→ TASK: The output should match the data below line for line.

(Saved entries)
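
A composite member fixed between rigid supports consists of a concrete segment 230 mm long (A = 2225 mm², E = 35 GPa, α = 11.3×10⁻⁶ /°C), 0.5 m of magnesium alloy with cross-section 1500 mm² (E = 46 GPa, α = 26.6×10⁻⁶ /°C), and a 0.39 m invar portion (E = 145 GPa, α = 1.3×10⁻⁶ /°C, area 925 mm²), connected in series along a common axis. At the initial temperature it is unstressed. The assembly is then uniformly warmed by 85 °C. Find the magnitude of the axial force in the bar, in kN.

P ≈ 106 kN (compressive)

With the walls removed the bar would change length by δ_free = Σ αᵢΔT Lᵢ = 11.3×10⁻⁶×85×230 + 26.6×10⁻⁶×85×500 + 1.3×10⁻⁶×85×390 = 1.395 mm.
The rigid supports impose zero overall length change; the single axial force P common to all segments must satisfy P Σ Lᵢ/(AᵢEᵢ) = δ_free.
Σ Lᵢ/(AᵢEᵢ) = 230/(2225×35×10³) + 500/(1500×46×10³) + 390/(925×145×10³) = 1.311×10⁻⁵ mm/N.
Hence P = δ_free / Σ(L/AE) = 1.395/1.311×10⁻⁵ = 106.4 kN (compressive).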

→ TASK RESULT:
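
A composite member fixed between rigid supports consists of a concrete segment 230 mm long (A = 2225 mm², E = 35 GPa, α = 11.3×10⁻⁶ /°C), 0.5 m of magnesium alloy with cross-section 1500 mm² (E = 46 GPa, α = 26.6×10⁻⁶ /°C), and a 0.39 m invar portion (E = 145 GPa, α = 1.3×10⁻⁶ /°C, area 925 mm²), connected in series along a common axis. At the initial temperature it is unstressed. The assembly is then uniformly warmed by 85 °C. Find the magnitude of the axial force in the bar, in kN.

P ≈ 106 kN (compressive)

With the walls removed the bar would change length by δ_free = Σ αᵢΔT Lᵢ = 11.3×10⁻⁶×85×230 + 26.6×10⁻⁶×85×500 + 1.3×10⁻⁶×85×390 = 1.395 mm.
The rigid supports impose zero overall length change; the single axial force P common to all segments must satisfy P Σ Lᵢ/(AᵢEᵢ) = δ_free.
Σ Lᵢ/(AᵢEᵢ) = 230/(2225×35×10³) + 500/(1500×46×10³) + 390/(925×145×10³) = 1.311×10⁻⁵ mm/N.
Hence P = δ_free / Σ(L/AE) = 1.395/1.311×10⁻⁵ = 106.4 kN (compressive).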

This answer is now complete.